» **TASK INSTRUCTIONS**:
Please transcribe, word for word, the line containing "A beam-web shear" and every line after it through the end of the records below, and nothing else.

.....

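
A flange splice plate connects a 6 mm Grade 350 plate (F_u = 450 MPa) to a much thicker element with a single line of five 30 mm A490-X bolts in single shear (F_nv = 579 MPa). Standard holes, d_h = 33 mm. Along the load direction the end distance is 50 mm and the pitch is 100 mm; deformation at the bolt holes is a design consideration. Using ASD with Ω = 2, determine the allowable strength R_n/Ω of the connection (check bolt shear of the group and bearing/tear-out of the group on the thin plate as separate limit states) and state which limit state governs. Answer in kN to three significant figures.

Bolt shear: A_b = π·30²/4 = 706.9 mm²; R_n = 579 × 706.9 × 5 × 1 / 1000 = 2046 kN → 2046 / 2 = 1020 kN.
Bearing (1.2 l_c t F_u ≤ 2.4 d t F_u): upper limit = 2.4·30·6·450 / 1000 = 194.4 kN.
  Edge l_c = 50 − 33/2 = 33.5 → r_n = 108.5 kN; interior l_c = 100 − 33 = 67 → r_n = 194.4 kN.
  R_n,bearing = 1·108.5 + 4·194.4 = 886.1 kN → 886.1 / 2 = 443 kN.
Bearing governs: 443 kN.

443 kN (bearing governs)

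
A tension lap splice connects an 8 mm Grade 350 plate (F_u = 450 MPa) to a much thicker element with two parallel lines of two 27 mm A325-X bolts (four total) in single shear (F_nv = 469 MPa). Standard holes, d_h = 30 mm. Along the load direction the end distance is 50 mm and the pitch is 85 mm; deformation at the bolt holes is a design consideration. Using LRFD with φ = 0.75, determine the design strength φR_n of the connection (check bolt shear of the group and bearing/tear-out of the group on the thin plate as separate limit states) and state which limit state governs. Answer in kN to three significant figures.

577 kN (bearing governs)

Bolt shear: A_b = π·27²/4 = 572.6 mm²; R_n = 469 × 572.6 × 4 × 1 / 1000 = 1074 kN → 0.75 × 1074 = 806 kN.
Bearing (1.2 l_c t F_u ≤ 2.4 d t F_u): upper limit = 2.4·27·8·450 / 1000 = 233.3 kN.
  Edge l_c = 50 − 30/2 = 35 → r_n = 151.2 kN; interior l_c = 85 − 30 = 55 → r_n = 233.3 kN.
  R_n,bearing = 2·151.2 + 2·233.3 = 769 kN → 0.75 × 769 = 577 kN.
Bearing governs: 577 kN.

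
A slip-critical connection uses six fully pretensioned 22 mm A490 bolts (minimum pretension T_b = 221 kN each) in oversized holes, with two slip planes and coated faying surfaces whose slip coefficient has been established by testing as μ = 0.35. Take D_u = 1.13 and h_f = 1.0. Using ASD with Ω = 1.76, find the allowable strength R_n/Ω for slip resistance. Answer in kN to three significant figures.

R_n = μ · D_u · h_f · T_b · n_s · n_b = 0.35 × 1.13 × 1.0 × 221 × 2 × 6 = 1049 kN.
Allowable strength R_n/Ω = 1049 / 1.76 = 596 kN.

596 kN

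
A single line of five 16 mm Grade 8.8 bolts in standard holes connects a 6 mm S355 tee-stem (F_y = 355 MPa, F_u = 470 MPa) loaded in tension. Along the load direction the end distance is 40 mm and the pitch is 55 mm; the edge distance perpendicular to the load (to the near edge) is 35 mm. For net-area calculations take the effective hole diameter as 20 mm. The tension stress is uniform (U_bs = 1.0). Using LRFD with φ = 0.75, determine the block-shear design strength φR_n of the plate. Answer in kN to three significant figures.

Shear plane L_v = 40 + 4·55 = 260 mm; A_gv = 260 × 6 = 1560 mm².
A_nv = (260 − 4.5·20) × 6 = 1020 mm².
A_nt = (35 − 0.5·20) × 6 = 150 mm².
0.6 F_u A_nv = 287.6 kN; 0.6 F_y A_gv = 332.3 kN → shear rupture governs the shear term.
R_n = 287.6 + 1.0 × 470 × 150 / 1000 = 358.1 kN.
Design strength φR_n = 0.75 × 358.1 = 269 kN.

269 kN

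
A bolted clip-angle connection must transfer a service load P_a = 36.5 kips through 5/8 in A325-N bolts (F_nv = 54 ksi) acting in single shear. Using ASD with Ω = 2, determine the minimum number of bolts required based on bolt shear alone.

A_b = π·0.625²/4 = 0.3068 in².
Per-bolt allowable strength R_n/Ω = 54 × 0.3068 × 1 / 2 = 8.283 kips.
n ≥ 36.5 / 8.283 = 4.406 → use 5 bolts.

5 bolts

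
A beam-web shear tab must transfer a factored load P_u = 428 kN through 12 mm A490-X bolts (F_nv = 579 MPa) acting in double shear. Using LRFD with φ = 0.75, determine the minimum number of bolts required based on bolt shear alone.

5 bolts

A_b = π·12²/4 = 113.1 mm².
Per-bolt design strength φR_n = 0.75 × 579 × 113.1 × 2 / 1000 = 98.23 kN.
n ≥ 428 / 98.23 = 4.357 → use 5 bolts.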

.....

» **TASK OUTPUT**:
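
A beam-web shear tab must transfer a factored load P_u = 428 kN through 12 mm A490-X bolts (F_nv = 579 MPa) acting in double shear. Using LRFD with φ = 0.75, determine the minimum number of bolts required based on bolt shear alone.

5 bolts

A_b = π·12²/4 = 113.1 mm².
Per-bolt design strength φR_n = 0.75 × 579 × 113.1 × 2 / 1000 = 98.23 kN.
n ≥ 428 / 98.23 = 4.357 → use 5 bolts.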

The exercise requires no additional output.